Stored records
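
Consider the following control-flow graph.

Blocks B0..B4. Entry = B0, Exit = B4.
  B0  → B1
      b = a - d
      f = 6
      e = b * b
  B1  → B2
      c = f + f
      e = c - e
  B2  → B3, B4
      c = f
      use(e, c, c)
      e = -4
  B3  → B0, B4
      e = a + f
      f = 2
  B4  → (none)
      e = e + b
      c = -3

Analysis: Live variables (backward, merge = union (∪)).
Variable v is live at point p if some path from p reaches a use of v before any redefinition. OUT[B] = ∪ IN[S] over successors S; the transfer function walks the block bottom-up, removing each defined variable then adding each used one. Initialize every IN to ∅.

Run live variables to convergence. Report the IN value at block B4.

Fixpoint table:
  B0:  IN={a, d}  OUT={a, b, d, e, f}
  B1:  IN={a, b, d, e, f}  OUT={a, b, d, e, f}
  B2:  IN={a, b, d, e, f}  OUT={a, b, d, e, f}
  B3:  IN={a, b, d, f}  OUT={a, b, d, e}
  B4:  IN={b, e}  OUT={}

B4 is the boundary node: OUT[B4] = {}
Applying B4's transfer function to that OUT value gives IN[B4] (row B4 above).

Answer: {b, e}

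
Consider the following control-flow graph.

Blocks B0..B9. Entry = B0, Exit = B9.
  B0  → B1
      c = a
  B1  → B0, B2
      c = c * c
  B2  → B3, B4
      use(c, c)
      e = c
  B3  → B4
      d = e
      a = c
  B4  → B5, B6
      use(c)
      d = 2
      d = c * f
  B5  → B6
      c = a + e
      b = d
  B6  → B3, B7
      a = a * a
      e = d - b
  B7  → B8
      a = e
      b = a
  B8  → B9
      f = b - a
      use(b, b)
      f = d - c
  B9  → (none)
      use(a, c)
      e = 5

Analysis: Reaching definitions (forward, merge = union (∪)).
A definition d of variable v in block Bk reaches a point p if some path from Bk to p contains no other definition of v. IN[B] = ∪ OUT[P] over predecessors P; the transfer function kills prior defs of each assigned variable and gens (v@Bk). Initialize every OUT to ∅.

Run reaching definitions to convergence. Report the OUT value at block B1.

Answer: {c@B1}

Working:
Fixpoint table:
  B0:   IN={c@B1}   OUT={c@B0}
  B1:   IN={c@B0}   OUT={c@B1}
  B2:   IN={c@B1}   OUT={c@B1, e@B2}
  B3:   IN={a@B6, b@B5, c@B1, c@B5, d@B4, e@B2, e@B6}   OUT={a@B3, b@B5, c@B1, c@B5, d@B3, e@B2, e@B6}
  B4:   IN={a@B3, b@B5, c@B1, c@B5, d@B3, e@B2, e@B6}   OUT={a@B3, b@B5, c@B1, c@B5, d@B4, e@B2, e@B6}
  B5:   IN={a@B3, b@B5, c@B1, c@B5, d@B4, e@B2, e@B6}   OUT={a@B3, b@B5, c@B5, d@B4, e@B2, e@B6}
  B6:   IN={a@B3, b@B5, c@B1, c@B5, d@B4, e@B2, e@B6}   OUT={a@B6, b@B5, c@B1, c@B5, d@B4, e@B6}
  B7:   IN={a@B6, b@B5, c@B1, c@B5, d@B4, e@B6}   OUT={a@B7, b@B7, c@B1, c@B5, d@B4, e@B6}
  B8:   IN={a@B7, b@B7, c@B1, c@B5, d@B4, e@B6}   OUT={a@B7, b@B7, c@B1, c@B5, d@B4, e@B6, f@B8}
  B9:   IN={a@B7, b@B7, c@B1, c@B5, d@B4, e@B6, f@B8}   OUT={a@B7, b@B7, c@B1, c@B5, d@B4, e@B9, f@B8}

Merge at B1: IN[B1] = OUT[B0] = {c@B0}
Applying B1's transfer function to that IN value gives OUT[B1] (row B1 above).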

# Work to be completed:
Send back each record exactly, and include them all.

# Answer to this problem:
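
Consider the following control-flow graph.

Blocks B0..B4. Entry = B0, Exit = B4.
  B0  → B1
      b = a - d
      f = 6
      e = b * b
  B1  → B2
      c = f + f
      e = c - e
  B2  → B3, B4
      c = f
      use(e, c, c)
      e = -4
  B3  → B0, B4
      e = a + f
      f = 2
  B4  → (none)
      e = e + b
      c = -3

Analysis: Live variables (backward, merge = union (∪)).
Variable v is live at point p if some path from p reaches a use of v before any redefinition. OUT[B] = ∪ IN[S] over successors S; the transfer function walks the block bottom-up, removing each defined variable then adding each used one. Initialize every IN to ∅.

Run live variables to convergence. Report the IN value at block B4.

Fixpoint table:
  B0:  IN={a, d}  OUT={a, b, d, e, f}
  B1:  IN={a, b, d, e, f}  OUT={a, b, d, e, f}
  B2:  IN={a, b, d, e, f}  OUT={a, b, d, e, f}
  B3:  IN={a, b, d, f}  OUT={a, b, d, e}
  B4:  IN={b, e}  OUT={}

B4 is the boundary node: OUT[B4] = {}
Applying B4's transfer function to that OUT value gives IN[B4] (row B4 above).

Answer: {b, e}

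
Consider the following control-flow graph.

Blocks B0..B9. Entry = B0, Exit = B9.
  B0  → B1
      c = a
  B1  → B0, B2
      c = c * c
  B2  → B3, B4
      use(c, c)
      e = c
  B3  → B4
      d = e
      a = c
  B4  → B5, B6
      use(c)
      d = 2
      d = c * f
  B5  → B6
      c = a + e
      b = d
  B6  → B3, B7
      a = a * a
      e = d - b
  B7  → B8
      a = e
      b = a
  B8  → B9
      f = b - a
      use(b, b)
      f = d - c
  B9  → (none)
      use(a, c)
      e = 5

Analysis: Reaching definitions (forward, merge = union (∪)).
A definition d of variable v in block Bk reaches a point p if some path from Bk to p contains no other definition of v. IN[B] = ∪ OUT[P] over predecessors P; the transfer function kills prior defs of each assigned variable and gens (v@Bk). Initialize every OUT to ∅.

Run reaching definitions to convergence. Report the OUT value at block B1.

Answer: {c@B1}

Working:
Fixpoint table:
  B0:   IN={c@B1}   OUT={c@B0}
  B1:   IN={c@B0}   OUT={c@B1}
  B2:   IN={c@B1}   OUT={c@B1, e@B2}
  B3:   IN={a@B6, b@B5, c@B1, c@B5, d@B4, e@B2, e@B6}   OUT={a@B3, b@B5, c@B1, c@B5, d@B3, e@B2, e@B6}
  B4:   IN={a@B3, b@B5, c@B1, c@B5, d@B3, e@B2, e@B6}   OUT={a@B3, b@B5, c@B1, c@B5, d@B4, e@B2, e@B6}
  B5:   IN={a@B3, b@B5, c@B1, c@B5, d@B4, e@B2, e@B6}   OUT={a@B3, b@B5, c@B5, d@B4, e@B2, e@B6}
  B6:   IN={a@B3, b@B5, c@B1, c@B5, d@B4, e@B2, e@B6}   OUT={a@B6, b@B5, c@B1, c@B5, d@B4, e@B6}
  B7:   IN={a@B6, b@B5, c@B1, c@B5, d@B4, e@B6}   OUT={a@B7, b@B7, c@B1, c@B5, d@B4, e@B6}
  B8:   IN={a@B7, b@B7, c@B1, c@B5, d@B4, e@B6}   OUT={a@B7, b@B7, c@B1, c@B5, d@B4, e@B6, f@B8}
  B9:   IN={a@B7, b@B7, c@B1, c@B5, d@B4, e@B6, f@B8}   OUT={a@B7, b@B7, c@B1, c@B5, d@B4, e@B9, f@B8}

Merge at B1: IN[B1] = OUT[B0] = {c@B0}
Applying B1's transfer function to that IN value gives OUT[B1] (row B1 above).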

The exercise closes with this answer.